▽
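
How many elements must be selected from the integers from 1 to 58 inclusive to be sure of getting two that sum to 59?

Partition {1, …, 58} into 29 pairs: {1,58}, {2,57}, …, {29,30}.
Choosing 29 integers — say the integers 1 through 29 — takes one from each pair and avoids the property.
Choosing 30 forces two into the same pair by pigeonhole, and those sum to 59. So 30.

30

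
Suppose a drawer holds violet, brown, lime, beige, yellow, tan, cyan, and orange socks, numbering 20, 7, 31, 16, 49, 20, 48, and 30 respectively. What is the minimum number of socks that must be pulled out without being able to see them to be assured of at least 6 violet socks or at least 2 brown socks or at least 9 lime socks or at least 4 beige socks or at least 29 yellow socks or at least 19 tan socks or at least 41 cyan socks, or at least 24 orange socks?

127

The worst case stops just short of every target: 5 violet, 1 brown, 8 lime, 3 beige, 28 yellow, 18 tan, 40 cyan, 23 orange — 5 + 1 + 8 + 3 + 28 + 18 + 40 + 23 = 126 socks.
One more sock must push some color to its target, so 126 + 1 = 127.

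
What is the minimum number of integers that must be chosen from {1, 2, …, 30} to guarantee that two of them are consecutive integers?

Partition {1, …, 30} into 15 pairs: {1,2}, {3,4}, …, {29,30}.
Choosing 15 integers — say the 15 even numbers 2, 4, …, 30 — takes one from each pair and avoids the property.
Choosing 16 forces two into the same pair by pigeonhole, and those are consecutive. So 16.

16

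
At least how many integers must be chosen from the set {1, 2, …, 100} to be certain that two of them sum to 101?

51

Partition {1, …, 100} into 50 pairs: {1,100}, {2,99}, …, {50,51}.
Choosing 50 integers — say the integers 1 through 50 — takes one from each pair and avoids the property.
Choosing 51 forces two into the same pair by pigeonhole, and those sum to 101. So 51.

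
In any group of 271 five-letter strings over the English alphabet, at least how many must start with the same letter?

11

There are 26 possible first letters, which serve as the pigeonholes.
If each of the 26 possible first letters held at most 10, the total would be at most 26 × 10 = 260 < 271, a contradiction.
So at least one holds ⌈271/26⌉ = 11.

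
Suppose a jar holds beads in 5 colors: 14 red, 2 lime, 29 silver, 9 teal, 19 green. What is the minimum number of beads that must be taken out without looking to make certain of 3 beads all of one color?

11

Treat the 5 colors as pigeonholes.
The worst case takes 2 beads of each color without reaching 3 of any: 5 × 2 = 10.
The next bead must bring some color to 3, so 10 + 1 = 11.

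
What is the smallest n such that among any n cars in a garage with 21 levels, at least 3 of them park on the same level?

43

There are 21 levels acting as pigeonholes.
With 21 × 2 = 42 cars we could place exactly 2 in each, with no class reaching 3.
One more forces some class to hold 3, so 42 + 1 = 43.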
△
▶ _WORK REQUEST_: The listing above is to be transcribed in full, with no line omitted.

▶ _TASK ANSWER_:
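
How many elements must be selected from the integers from 1 to 58 inclusive to be sure of getting two that sum to 59?

Partition {1, …, 58} into 29 pairs: {1,58}, {2,57}, …, {29,30}.
Choosing 29 integers — say the integers 1 through 29 — takes one from each pair and avoids the property.
Choosing 30 forces two into the same pair by pigeonhole, and those sum to 59. So 30.

30

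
Suppose a drawer holds violet, brown, lime, beige, yellow, tan, cyan, and orange socks, numbering 20, 7, 31, 16, 49, 20, 48, and 30 respectively. What is the minimum number of socks that must be pulled out without being able to see them to be assured of at least 6 violet socks or at least 2 brown socks or at least 9 lime socks or at least 4 beige socks or at least 29 yellow socks or at least 19 tan socks or at least 41 cyan socks, or at least 24 orange socks?

127

The worst case stops just short of every target: 5 violet, 1 brown, 8 lime, 3 beige, 28 yellow, 18 tan, 40 cyan, 23 orange — 5 + 1 + 8 + 3 + 28 + 18 + 40 + 23 = 126 socks.
One more sock must push some color to its target, so 126 + 1 = 127.

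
What is the minimum number of integers that must be chosen from {1, 2, …, 30} to guarantee that two of them are consecutive integers?

Partition {1, …, 30} into 15 pairs: {1,2}, {3,4}, …, {29,30}.
Choosing 15 integers — say the 15 even numbers 2, 4, …, 30 — takes one from each pair and avoids the property.
Choosing 16 forces two into the same pair by pigeonhole, and those are consecutive. So 16.

16

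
At least how many integers must be chosen from the set {1, 2, …, 100} to be certain that two of them sum to 101?

51

Partition {1, …, 100} into 50 pairs: {1,100}, {2,99}, …, {50,51}.
Choosing 50 integers — say the integers 1 through 50 — takes one from each pair and avoids the property.
Choosing 51 forces two into the same pair by pigeonhole, and those sum to 101. So 51.

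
In any group of 271 five-letter strings over the English alphabet, at least how many must start with the same letter?

11

There are 26 possible first letters, which serve as the pigeonholes.
If each of the 26 possible first letters held at most 10, the total would be at most 26 × 10 = 260 < 271, a contradiction.
So at least one holds ⌈271/26⌉ = 11.

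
Suppose a jar holds beads in 5 colors: 14 red, 2 lime, 29 silver, 9 teal, 19 green. What is the minimum number of beads that must be taken out without looking to make certain of 3 beads all of one color?

11

Treat the 5 colors as pigeonholes.
The worst case takes 2 beads of each color without reaching 3 of any: 5 × 2 = 10.
The next bead must bring some color to 3, so 10 + 1 = 11.

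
What is the smallest n such that among any n cars in a garage with 21 levels, at least 3 of them park on the same level?

43

There are 21 levels acting as pigeonholes.
With 21 × 2 = 42 cars we could place exactly 2 in each, with no class reaching 3.
One more forces some class to hold 3, so 42 + 1 = 43.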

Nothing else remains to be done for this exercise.